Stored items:

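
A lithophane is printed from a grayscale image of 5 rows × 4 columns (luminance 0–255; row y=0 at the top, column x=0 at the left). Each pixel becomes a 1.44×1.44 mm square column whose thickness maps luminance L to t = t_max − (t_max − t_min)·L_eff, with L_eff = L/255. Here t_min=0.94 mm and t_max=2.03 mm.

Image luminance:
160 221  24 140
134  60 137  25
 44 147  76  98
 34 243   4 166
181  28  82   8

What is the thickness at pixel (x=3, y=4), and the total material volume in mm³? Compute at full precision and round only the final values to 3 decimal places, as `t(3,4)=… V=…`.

span = t_max - t_min = 2.03 - 0.94 = 1.090
L(3,4) = 8, L_eff = 8/255 = 0.031373
t(3,4) = 2.03 - 1.090·0.031373 = 1.996
Σt over all 5·4 pixels = 203998/6375 ≈ 31.9996863
V = pitch²·Σt = 1.44²·203998/6375 = 66.355

t(3,4)=1.996 V=66.355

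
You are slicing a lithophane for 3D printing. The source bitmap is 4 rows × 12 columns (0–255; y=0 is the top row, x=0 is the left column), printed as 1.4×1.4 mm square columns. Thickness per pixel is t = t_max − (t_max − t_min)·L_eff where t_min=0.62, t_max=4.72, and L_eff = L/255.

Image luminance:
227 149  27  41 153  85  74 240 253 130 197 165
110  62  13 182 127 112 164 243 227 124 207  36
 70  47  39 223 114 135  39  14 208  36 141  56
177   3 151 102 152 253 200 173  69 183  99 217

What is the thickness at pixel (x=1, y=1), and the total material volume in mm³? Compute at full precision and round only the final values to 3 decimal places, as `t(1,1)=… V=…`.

span = t_max - t_min = 4.72 - 0.62 = 4.100
L(1,1) = 62, L_eff = 62/255 = 0.243137
t(1,1) = 4.72 - 4.100·0.243137 = 3.723
Σt over all 4·12 pixels = 107173/850 ≈ 126.0858824
V = pitch²·Σt = 1.4²·107173/850 = 247.128

t(1,1)=3.723 V=247.128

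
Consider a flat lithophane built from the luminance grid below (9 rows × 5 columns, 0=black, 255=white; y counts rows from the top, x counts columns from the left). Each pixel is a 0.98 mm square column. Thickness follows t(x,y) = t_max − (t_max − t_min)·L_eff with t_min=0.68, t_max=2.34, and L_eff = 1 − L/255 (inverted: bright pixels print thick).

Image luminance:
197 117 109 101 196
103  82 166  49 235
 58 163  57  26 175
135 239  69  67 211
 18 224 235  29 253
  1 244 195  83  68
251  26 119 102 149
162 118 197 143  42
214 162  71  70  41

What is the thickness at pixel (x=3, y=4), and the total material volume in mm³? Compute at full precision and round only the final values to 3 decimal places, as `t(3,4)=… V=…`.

t(3,4)=0.869 V=65.475

span = t_max - t_min = 2.34 - 0.68 = 1.660
L(3,4) = 29, L_eff = 1 - 29/255 = 0.886275 (inverted)
t(3,4) = 2.34 - 1.660·0.886275 = 0.869
Σt over all 9·5 pixels = 144871/2125 ≈ 68.1745882
V = pitch²·Σt = 0.98²·144871/2125 = 65.475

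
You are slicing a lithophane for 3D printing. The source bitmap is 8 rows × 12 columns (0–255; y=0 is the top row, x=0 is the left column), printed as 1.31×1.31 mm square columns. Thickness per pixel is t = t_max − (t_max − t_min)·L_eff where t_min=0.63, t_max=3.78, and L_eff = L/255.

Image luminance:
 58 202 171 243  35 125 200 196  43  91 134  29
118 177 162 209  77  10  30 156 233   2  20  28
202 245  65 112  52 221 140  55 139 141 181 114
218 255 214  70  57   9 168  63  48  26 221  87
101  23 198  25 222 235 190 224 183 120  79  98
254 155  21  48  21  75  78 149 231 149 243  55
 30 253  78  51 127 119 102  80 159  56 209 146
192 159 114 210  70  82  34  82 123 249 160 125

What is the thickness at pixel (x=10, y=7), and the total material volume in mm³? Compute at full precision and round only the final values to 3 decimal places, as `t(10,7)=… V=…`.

t(10,7)=1.804 V=367.525

span = t_max - t_min = 3.78 - 0.63 = 3.150
L(10,7) = 160, L_eff = 160/255 = 0.627451
t(10,7) = 3.78 - 3.150·0.627451 = 1.804
Σt over all 8·12 pixels = 364077/1700 ≈ 214.1629412
V = pitch²·Σt = 1.31²·364077/1700 = 367.525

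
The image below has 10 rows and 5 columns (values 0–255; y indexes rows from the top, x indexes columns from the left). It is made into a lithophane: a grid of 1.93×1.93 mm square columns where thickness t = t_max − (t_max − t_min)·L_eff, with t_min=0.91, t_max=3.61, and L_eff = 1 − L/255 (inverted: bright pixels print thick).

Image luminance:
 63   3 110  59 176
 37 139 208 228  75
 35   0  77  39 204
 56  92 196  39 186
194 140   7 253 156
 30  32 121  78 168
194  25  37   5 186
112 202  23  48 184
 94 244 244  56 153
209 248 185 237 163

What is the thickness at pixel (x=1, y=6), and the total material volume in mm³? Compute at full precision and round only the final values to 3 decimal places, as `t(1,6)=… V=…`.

span = t_max - t_min = 3.61 - 0.91 = 2.700
L(1,6) = 25, L_eff = 1 - 25/255 = 0.901961 (inverted)
t(1,6) = 3.61 - 2.700·0.901961 = 1.175
Σt over all 10·5 pixels = 3725/34 ≈ 109.5588235
V = pitch²·Σt = 1.93²·3725/34 = 408.096

t(1,6)=1.175 V=408.096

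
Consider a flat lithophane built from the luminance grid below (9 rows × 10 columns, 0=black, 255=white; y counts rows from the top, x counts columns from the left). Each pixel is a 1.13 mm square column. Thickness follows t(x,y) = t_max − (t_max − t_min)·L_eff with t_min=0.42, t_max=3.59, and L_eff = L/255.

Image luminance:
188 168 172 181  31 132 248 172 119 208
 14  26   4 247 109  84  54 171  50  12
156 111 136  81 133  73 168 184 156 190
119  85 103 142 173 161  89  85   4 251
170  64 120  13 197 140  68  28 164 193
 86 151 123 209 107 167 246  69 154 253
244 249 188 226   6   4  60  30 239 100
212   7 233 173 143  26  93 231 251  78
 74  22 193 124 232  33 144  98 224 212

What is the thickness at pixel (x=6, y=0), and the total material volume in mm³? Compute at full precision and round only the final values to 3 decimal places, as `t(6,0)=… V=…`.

t(6,0)=0.507 V=224.289

span = t_max - t_min = 3.59 - 0.42 = 3.170
L(6,0) = 248, L_eff = 248/255 = 0.972549
t(6,0) = 3.59 - 3.170·0.972549 = 0.507
Σt over all 9·10 pixels = 4479113/25500 ≈ 175.6514902
V = pitch²·Σt = 1.13²·4479113/25500 = 224.289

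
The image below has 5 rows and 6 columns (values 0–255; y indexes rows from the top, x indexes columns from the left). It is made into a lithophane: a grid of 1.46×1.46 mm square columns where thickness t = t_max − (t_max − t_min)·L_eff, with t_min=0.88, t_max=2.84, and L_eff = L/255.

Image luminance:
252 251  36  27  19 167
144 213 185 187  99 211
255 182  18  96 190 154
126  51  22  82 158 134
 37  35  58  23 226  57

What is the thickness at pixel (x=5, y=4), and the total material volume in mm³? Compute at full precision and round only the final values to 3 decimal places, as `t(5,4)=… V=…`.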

Exercise objective
A single number, please: how many lines in the data above contain the string "printing"?

Response area
2